◆ Description of the task: In the material below, the required lines run from the one containing "((99/((99/22)))/447)/((13/35))=770/5811=0.13" through the one containing "-5 * 12 / 18 * 2 / (-2)=10 / 3=3.33". Copy those lines exactly, ends included, and nothing else.

☆ ☆ ☆ ☆ ☆ ☆ ☆

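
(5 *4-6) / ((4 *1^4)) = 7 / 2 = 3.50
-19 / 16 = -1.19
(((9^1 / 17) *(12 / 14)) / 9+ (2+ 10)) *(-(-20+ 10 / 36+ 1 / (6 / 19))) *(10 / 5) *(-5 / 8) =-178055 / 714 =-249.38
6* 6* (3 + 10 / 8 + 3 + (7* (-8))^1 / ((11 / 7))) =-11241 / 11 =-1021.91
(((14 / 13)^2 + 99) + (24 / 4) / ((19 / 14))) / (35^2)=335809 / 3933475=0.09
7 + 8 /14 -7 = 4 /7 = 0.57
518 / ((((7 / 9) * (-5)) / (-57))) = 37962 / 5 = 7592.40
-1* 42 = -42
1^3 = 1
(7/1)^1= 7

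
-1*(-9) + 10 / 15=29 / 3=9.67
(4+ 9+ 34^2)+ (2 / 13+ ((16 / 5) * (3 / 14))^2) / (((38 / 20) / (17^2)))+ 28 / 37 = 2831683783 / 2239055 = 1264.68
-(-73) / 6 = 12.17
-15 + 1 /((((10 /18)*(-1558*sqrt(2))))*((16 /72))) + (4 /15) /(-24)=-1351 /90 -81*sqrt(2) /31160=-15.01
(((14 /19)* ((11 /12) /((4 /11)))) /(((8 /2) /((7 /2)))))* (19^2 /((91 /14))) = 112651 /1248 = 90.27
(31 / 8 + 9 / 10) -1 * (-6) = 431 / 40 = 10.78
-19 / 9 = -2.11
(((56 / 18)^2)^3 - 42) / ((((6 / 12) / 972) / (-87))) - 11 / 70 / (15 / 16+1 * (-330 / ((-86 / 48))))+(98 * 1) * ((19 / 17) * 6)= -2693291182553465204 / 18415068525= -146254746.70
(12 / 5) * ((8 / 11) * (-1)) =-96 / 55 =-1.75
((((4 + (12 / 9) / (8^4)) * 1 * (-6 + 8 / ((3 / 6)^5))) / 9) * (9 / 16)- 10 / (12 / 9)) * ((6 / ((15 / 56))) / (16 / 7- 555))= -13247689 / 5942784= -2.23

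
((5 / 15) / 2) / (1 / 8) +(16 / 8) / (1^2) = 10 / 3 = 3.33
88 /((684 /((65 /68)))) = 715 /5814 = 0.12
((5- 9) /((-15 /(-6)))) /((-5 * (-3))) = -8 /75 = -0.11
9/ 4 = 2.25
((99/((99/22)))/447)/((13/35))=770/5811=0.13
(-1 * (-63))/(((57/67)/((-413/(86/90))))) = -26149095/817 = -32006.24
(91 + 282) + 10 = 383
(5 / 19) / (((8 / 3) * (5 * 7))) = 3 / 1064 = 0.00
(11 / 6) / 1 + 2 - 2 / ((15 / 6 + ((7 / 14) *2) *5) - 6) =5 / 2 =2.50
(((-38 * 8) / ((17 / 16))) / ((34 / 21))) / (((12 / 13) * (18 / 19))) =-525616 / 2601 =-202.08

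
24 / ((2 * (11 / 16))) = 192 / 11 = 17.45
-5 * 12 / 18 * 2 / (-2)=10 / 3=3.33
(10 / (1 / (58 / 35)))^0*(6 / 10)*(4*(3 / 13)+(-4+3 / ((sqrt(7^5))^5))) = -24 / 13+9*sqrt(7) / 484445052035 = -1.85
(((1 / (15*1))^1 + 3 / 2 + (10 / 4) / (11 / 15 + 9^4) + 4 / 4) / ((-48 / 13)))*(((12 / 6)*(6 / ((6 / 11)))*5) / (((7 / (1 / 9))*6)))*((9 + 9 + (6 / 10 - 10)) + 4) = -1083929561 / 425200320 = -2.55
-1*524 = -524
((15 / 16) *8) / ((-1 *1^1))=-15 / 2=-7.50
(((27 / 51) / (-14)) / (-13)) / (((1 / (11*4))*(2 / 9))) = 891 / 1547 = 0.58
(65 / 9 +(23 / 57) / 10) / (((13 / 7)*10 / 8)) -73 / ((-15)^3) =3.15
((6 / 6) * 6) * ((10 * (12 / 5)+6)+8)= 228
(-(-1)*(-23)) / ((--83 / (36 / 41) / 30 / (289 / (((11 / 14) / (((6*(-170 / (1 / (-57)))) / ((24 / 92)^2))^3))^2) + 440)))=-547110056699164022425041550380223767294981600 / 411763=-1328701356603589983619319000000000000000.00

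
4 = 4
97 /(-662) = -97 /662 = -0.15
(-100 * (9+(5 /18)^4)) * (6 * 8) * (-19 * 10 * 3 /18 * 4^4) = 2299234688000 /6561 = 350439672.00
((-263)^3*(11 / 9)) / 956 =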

☆ ☆ ☆ ☆ ☆ ☆ ☆

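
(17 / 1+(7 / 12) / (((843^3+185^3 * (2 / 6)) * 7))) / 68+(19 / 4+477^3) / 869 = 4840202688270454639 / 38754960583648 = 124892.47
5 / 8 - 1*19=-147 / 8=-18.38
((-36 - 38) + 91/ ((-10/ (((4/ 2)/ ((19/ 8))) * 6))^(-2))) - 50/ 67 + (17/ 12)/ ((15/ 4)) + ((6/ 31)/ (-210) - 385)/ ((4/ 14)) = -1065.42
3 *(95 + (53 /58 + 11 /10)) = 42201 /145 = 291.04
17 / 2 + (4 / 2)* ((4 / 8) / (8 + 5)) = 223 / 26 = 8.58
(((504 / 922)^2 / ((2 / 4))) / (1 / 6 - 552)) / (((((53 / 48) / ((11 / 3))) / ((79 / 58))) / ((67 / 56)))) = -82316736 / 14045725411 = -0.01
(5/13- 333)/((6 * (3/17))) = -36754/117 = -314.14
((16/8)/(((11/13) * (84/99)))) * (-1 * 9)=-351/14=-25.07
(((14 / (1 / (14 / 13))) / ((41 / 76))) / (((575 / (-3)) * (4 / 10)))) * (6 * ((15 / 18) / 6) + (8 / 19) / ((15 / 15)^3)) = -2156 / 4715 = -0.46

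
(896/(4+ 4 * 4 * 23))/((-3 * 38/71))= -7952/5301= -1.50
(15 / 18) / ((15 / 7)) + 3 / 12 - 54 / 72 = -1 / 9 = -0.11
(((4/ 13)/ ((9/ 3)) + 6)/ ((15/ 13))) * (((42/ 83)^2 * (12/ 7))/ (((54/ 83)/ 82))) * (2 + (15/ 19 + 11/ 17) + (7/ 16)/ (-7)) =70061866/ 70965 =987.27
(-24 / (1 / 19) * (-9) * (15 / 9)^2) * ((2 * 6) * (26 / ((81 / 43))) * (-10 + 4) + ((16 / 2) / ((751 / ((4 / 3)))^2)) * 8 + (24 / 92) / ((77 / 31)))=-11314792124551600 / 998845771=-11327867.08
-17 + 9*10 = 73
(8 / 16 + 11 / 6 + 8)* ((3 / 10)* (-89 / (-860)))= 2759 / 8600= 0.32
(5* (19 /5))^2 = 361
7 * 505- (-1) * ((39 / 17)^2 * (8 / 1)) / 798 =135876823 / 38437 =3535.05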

☆ ☆ ☆ ☆ ☆ ☆ ☆

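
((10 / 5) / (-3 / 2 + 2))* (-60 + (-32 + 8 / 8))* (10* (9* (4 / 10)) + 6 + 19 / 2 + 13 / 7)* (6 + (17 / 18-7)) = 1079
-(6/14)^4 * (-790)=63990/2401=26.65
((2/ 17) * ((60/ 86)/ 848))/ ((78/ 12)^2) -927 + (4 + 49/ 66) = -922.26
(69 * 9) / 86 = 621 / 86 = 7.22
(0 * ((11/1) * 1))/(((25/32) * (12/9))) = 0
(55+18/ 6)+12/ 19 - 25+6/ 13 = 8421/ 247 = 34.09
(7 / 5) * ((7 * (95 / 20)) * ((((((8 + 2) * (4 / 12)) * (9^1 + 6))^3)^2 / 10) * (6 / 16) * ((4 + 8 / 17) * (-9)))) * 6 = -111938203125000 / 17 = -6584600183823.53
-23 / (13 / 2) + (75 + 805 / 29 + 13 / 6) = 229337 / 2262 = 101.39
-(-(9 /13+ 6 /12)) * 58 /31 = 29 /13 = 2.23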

☆ ☆ ☆ ☆ ☆ ☆ ☆

◆ Solution to the exercise:
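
((99/((99/22)))/447)/((13/35))=770/5811=0.13
(-1 * (-63))/(((57/67)/((-413/(86/90))))) = -26149095/817 = -32006.24
(91 + 282) + 10 = 383
(5 / 19) / (((8 / 3) * (5 * 7))) = 3 / 1064 = 0.00
(11 / 6) / 1 + 2 - 2 / ((15 / 6 + ((7 / 14) *2) *5) - 6) =5 / 2 =2.50
(((-38 * 8) / ((17 / 16))) / ((34 / 21))) / (((12 / 13) * (18 / 19))) =-525616 / 2601 =-202.08

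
24 / ((2 * (11 / 16))) = 192 / 11 = 17.45
-5 * 12 / 18 * 2 / (-2)=10 / 3=3.33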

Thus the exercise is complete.